+++ Dataset extract +++
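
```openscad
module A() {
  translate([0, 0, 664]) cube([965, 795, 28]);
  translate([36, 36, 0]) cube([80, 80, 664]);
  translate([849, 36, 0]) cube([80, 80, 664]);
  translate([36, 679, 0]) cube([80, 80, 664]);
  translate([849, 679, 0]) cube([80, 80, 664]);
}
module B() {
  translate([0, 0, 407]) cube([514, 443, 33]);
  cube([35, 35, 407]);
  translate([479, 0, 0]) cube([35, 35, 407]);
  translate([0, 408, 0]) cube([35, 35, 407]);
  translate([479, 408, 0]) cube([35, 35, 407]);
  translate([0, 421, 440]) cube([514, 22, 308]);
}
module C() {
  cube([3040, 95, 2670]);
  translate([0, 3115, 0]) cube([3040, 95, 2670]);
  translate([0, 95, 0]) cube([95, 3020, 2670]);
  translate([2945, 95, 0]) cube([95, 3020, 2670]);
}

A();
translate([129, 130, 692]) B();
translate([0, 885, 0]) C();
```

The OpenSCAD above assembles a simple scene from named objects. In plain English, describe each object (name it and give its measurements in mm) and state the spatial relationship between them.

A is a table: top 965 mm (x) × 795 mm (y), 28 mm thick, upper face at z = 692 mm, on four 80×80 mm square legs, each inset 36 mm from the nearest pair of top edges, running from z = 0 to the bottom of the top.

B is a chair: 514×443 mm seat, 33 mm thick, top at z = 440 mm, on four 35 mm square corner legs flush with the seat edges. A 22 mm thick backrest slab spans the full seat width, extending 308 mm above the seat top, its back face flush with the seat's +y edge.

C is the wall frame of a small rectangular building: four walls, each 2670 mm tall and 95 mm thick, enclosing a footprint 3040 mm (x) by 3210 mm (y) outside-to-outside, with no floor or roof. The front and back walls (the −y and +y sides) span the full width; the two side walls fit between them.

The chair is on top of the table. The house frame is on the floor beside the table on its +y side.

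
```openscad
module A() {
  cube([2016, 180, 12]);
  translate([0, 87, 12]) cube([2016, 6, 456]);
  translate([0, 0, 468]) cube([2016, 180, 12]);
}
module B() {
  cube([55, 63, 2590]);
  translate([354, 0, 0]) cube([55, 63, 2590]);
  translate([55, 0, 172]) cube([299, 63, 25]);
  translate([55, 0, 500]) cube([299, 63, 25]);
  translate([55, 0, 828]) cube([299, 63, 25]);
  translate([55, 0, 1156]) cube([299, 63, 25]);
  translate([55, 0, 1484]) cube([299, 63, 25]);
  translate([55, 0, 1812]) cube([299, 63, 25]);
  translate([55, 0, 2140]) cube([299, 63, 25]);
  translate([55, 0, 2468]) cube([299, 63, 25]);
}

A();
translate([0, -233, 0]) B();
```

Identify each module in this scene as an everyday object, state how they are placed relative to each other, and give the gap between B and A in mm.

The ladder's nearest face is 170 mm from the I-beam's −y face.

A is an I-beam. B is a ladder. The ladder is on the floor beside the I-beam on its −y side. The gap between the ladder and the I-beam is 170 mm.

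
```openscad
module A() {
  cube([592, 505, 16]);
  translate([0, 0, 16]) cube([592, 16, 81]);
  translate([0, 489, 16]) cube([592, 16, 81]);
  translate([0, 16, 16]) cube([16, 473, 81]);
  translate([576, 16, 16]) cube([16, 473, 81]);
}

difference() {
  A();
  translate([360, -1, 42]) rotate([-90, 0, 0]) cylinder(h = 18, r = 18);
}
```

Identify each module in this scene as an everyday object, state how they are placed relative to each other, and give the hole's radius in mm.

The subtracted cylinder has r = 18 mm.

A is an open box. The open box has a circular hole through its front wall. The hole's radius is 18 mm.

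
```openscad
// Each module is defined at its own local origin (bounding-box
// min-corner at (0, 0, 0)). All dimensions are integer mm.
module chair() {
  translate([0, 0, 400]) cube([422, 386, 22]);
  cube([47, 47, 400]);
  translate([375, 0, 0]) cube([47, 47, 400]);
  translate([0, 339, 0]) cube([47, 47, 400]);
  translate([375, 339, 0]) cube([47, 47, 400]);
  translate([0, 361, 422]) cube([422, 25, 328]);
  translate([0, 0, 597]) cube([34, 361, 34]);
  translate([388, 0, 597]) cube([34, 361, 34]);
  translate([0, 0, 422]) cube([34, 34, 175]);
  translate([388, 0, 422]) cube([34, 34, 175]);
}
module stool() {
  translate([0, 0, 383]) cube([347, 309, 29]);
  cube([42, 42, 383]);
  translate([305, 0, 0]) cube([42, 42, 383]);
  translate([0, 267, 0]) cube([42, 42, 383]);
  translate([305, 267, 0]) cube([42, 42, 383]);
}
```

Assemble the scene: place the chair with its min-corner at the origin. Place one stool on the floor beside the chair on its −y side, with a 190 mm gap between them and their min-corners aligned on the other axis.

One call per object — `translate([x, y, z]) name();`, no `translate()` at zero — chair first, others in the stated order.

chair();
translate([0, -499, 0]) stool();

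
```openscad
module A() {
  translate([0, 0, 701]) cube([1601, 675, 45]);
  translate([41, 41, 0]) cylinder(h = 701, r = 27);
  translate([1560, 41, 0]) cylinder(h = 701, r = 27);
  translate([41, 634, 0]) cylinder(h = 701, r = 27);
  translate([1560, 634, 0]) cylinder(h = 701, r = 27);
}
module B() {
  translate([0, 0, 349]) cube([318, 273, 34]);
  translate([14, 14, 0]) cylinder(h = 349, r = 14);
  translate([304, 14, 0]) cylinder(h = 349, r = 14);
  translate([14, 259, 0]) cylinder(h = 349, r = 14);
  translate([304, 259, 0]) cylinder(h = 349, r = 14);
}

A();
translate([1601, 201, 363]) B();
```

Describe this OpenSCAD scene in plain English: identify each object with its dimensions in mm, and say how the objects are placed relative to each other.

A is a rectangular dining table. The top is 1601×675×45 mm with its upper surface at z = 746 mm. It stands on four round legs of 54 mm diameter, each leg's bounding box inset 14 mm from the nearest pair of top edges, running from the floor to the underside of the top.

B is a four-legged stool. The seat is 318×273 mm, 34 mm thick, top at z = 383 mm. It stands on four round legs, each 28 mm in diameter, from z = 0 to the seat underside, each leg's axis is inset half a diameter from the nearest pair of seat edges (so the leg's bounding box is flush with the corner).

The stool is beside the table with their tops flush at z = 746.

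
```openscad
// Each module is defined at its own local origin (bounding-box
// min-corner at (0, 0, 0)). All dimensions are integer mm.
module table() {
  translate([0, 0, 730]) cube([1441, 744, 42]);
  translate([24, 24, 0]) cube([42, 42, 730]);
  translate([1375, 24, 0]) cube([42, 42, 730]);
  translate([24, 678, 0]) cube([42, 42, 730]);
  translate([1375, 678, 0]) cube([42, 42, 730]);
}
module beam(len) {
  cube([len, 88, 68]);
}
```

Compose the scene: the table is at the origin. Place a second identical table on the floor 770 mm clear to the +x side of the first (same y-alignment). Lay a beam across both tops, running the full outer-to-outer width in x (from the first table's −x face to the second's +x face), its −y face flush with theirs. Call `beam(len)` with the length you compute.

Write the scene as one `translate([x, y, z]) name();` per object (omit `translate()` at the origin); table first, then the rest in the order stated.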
+++
→ Problem requirements:
Reproduce every record in full, keeping each one exactly as it reads.

→ Solution to the exercise:
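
```openscad
module A() {
  translate([0, 0, 664]) cube([965, 795, 28]);
  translate([36, 36, 0]) cube([80, 80, 664]);
  translate([849, 36, 0]) cube([80, 80, 664]);
  translate([36, 679, 0]) cube([80, 80, 664]);
  translate([849, 679, 0]) cube([80, 80, 664]);
}
module B() {
  translate([0, 0, 407]) cube([514, 443, 33]);
  cube([35, 35, 407]);
  translate([479, 0, 0]) cube([35, 35, 407]);
  translate([0, 408, 0]) cube([35, 35, 407]);
  translate([479, 408, 0]) cube([35, 35, 407]);
  translate([0, 421, 440]) cube([514, 22, 308]);
}
module C() {
  cube([3040, 95, 2670]);
  translate([0, 3115, 0]) cube([3040, 95, 2670]);
  translate([0, 95, 0]) cube([95, 3020, 2670]);
  translate([2945, 95, 0]) cube([95, 3020, 2670]);
}

A();
translate([129, 130, 692]) B();
translate([0, 885, 0]) C();
```

The OpenSCAD above assembles a simple scene from named objects. In plain English, describe each object (name it and give its measurements in mm) and state the spatial relationship between them.

A is a table: top 965 mm (x) × 795 mm (y), 28 mm thick, upper face at z = 692 mm, on four 80×80 mm square legs, each inset 36 mm from the nearest pair of top edges, running from z = 0 to the bottom of the top.

B is a chair: 514×443 mm seat, 33 mm thick, top at z = 440 mm, on four 35 mm square corner legs flush with the seat edges. A 22 mm thick backrest slab spans the full seat width, extending 308 mm above the seat top, its back face flush with the seat's +y edge.

C is the wall frame of a small rectangular building: four walls, each 2670 mm tall and 95 mm thick, enclosing a footprint 3040 mm (x) by 3210 mm (y) outside-to-outside, with no floor or roof. The front and back walls (the −y and +y sides) span the full width; the two side walls fit between them.

The chair is on top of the table. The house frame is on the floor beside the table on its +y side.

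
```openscad
module A() {
  cube([2016, 180, 12]);
  translate([0, 87, 12]) cube([2016, 6, 456]);
  translate([0, 0, 468]) cube([2016, 180, 12]);
}
module B() {
  cube([55, 63, 2590]);
  translate([354, 0, 0]) cube([55, 63, 2590]);
  translate([55, 0, 172]) cube([299, 63, 25]);
  translate([55, 0, 500]) cube([299, 63, 25]);
  translate([55, 0, 828]) cube([299, 63, 25]);
  translate([55, 0, 1156]) cube([299, 63, 25]);
  translate([55, 0, 1484]) cube([299, 63, 25]);
  translate([55, 0, 1812]) cube([299, 63, 25]);
  translate([55, 0, 2140]) cube([299, 63, 25]);
  translate([55, 0, 2468]) cube([299, 63, 25]);
}

A();
translate([0, -233, 0]) B();
```

Identify each module in this scene as an everyday object, state how they are placed relative to each other, and give the gap between B and A in mm.

The ladder's nearest face is 170 mm from the I-beam's −y face.

A is an I-beam. B is a ladder. The ladder is on the floor beside the I-beam on its −y side. The gap between the ladder and the I-beam is 170 mm.

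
```openscad
module A() {
  cube([592, 505, 16]);
  translate([0, 0, 16]) cube([592, 16, 81]);
  translate([0, 489, 16]) cube([592, 16, 81]);
  translate([0, 16, 16]) cube([16, 473, 81]);
  translate([576, 16, 16]) cube([16, 473, 81]);
}

difference() {
  A();
  translate([360, -1, 42]) rotate([-90, 0, 0]) cylinder(h = 18, r = 18);
}
```

Identify each module in this scene as an everyday object, state how they are placed relative to each other, and give the hole's radius in mm.

The subtracted cylinder has r = 18 mm.

A is an open box. The open box has a circular hole through its front wall. The hole's radius is 18 mm.

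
```openscad
// Each module is defined at its own local origin (bounding-box
// min-corner at (0, 0, 0)). All dimensions are integer mm.
module chair() {
  translate([0, 0, 400]) cube([422, 386, 22]);
  cube([47, 47, 400]);
  translate([375, 0, 0]) cube([47, 47, 400]);
  translate([0, 339, 0]) cube([47, 47, 400]);
  translate([375, 339, 0]) cube([47, 47, 400]);
  translate([0, 361, 422]) cube([422, 25, 328]);
  translate([0, 0, 597]) cube([34, 361, 34]);
  translate([388, 0, 597]) cube([34, 361, 34]);
  translate([0, 0, 422]) cube([34, 34, 175]);
  translate([388, 0, 422]) cube([34, 34, 175]);
}
module stool() {
  translate([0, 0, 383]) cube([347, 309, 29]);
  cube([42, 42, 383]);
  translate([305, 0, 0]) cube([42, 42, 383]);
  translate([0, 267, 0]) cube([42, 42, 383]);
  translate([305, 267, 0]) cube([42, 42, 383]);
}
```

Assemble the scene: place the chair with its min-corner at the origin. Place one stool on the floor beside the chair on its −y side, with a 190 mm gap between them and their min-corners aligned on the other axis.

One call per object — `translate([x, y, z]) name();`, no `translate()` at zero — chair first, others in the stated order.

chair();
translate([0, -499, 0]) stool();

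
```openscad
module A() {
  translate([0, 0, 701]) cube([1601, 675, 45]);
  translate([41, 41, 0]) cylinder(h = 701, r = 27);
  translate([1560, 41, 0]) cylinder(h = 701, r = 27);
  translate([41, 634, 0]) cylinder(h = 701, r = 27);
  translate([1560, 634, 0]) cylinder(h = 701, r = 27);
}
module B() {
  translate([0, 0, 349]) cube([318, 273, 34]);
  translate([14, 14, 0]) cylinder(h = 349, r = 14);
  translate([304, 14, 0]) cylinder(h = 349, r = 14);
  translate([14, 259, 0]) cylinder(h = 349, r = 14);
  translate([304, 259, 0]) cylinder(h = 349, r = 14);
}

A();
translate([1601, 201, 363]) B();
```

Describe this OpenSCAD scene in plain English: identify each object with its dimensions in mm, and say how the objects are placed relative to each other.

A is a rectangular dining table. The top is 1601×675×45 mm with its upper surface at z = 746 mm. It stands on four round legs of 54 mm diameter, each leg's bounding box inset 14 mm from the nearest pair of top edges, running from the floor to the underside of the top.

B is a four-legged stool. The seat is 318×273 mm, 34 mm thick, top at z = 383 mm. It stands on four round legs, each 28 mm in diameter, from z = 0 to the seat underside, each leg's axis is inset half a diameter from the nearest pair of seat edges (so the leg's bounding box is flush with the corner).

The stool is beside the table with their tops flush at z = 746.

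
```openscad
// Each module is defined at its own local origin (bounding-box
// min-corner at (0, 0, 0)). All dimensions are integer mm.
module table() {
  translate([0, 0, 730]) cube([1441, 744, 42]);
  translate([24, 24, 0]) cube([42, 42, 730]);
  translate([1375, 24, 0]) cube([42, 42, 730]);
  translate([24, 678, 0]) cube([42, 42, 730]);
  translate([1375, 678, 0]) cube([42, 42, 730]);
}
module beam(len) {
  cube([len, 88, 68]);
}
```

Compose the scene: the table is at the origin. Place a second identical table on the floor 770 mm clear to the +x side of the first (same y-alignment). Lay a beam across both tops, running the full outer-to-outer width in x (from the first table's −x face to the second's +x face), its −y face flush with theirs. Call `beam(len)` with the length you compute.

Write the scene as one `translate([x, y, z]) name();` per object (omit `translate()` at the origin); table first, then the rest in the order stated.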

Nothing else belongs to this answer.